_Exercise goal_
Please repeat the lines below, exactly and only, from the one that holds "10,000 or more: €133.50 each" through the one that holds "What order quantity".

_Excerpted records_
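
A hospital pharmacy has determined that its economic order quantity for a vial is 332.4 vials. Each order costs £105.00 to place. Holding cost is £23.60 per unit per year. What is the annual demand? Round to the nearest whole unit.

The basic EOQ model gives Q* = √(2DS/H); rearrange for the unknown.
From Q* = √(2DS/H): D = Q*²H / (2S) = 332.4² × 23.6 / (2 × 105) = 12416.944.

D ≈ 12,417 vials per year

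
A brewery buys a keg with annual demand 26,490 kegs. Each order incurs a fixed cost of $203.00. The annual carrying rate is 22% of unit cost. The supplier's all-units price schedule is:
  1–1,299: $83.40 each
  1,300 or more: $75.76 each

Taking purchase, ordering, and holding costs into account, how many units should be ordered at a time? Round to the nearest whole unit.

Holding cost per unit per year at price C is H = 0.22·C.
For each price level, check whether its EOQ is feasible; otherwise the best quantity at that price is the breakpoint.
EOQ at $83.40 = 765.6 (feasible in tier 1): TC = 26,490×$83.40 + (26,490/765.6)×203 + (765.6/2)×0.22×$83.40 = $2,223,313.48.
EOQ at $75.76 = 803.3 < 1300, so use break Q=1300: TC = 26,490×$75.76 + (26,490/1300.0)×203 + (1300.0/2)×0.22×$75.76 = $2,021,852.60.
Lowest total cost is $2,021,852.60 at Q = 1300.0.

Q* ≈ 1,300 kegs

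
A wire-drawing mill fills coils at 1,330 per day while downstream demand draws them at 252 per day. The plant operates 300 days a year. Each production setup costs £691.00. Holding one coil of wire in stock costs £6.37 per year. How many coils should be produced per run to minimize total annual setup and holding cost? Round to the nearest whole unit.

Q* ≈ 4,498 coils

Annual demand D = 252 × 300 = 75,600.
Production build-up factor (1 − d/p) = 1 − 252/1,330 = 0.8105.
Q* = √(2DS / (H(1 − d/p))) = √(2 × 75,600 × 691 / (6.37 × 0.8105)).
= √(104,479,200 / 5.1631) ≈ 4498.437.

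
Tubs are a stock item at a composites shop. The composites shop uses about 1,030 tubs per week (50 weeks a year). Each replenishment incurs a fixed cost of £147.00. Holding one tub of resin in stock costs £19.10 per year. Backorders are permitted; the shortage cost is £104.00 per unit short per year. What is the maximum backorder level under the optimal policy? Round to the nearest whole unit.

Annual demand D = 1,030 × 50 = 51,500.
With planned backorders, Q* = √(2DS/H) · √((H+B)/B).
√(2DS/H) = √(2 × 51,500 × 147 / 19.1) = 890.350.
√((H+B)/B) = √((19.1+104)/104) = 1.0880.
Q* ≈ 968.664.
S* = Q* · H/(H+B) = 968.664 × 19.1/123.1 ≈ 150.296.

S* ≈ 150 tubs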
* * *
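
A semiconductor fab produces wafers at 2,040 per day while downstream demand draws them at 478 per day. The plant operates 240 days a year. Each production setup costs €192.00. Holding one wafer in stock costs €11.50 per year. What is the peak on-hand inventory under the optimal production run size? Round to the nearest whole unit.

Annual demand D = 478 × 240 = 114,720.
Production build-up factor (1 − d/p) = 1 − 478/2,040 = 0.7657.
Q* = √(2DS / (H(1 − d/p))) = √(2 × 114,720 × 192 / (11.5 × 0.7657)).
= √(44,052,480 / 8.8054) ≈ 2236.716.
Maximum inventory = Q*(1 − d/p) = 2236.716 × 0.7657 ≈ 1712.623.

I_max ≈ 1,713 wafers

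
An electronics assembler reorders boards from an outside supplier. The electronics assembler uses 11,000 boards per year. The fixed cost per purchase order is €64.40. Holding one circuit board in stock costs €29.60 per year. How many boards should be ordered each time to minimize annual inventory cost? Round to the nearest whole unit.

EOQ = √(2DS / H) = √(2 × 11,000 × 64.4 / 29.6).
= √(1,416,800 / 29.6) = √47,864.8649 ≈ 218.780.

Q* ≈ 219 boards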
--
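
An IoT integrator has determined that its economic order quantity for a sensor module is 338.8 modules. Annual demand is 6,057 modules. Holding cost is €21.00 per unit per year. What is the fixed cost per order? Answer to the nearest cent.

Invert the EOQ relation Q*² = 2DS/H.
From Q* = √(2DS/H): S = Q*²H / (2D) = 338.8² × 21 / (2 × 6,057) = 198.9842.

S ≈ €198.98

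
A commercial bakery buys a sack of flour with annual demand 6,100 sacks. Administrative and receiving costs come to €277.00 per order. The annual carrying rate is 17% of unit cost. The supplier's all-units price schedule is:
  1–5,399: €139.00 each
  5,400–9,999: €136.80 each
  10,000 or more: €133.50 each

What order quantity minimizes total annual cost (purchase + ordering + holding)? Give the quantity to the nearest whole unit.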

_Task answer_
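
  10,000 or more: €133.50 each

What order quantity minimizes total annual cost (purchase + ordering + holding)? Give the quantity to the nearest whole unit.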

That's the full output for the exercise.